## [To do]
Every line of the entries below that carries the string "figure" should be copied.

## [Source data]
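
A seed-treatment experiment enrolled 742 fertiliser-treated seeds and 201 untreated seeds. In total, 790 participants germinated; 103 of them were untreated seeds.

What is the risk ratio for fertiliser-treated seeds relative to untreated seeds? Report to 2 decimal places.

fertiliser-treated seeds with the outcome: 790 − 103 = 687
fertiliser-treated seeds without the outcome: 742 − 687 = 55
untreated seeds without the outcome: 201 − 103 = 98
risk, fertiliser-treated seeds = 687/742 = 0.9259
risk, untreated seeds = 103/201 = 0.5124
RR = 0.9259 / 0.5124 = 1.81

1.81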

--

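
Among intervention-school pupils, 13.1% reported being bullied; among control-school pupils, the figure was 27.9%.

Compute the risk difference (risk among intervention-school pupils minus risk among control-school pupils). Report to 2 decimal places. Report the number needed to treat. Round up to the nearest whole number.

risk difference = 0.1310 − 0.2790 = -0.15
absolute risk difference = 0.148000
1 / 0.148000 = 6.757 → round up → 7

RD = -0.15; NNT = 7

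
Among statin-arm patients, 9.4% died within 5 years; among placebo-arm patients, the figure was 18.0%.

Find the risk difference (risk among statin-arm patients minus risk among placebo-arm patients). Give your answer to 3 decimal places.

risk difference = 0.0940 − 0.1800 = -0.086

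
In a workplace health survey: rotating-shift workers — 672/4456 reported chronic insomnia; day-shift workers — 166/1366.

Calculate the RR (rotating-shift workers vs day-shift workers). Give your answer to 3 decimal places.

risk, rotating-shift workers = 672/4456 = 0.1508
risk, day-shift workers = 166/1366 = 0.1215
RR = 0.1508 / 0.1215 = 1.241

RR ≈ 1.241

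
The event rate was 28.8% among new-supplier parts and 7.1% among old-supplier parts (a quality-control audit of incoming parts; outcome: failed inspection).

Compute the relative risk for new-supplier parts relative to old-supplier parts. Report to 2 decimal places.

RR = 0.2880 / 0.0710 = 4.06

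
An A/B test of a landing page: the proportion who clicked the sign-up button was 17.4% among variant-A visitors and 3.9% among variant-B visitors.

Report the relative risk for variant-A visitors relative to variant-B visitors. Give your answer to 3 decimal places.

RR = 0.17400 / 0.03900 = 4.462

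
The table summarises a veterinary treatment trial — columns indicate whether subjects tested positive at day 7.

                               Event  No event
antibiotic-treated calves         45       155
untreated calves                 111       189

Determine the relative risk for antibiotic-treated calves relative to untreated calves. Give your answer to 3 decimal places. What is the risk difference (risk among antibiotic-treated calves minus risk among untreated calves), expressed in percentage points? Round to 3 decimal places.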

* * *

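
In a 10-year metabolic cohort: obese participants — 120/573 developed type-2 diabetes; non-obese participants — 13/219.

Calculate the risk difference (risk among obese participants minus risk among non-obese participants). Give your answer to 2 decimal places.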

## [Answer box]
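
Among intervention-school pupils, 13.1% reported being bullied; among control-school pupils, the figure was 27.9%.
Among statin-arm patients, 9.4% died within 5 years; among placebo-arm patients, the figure was 18.0%.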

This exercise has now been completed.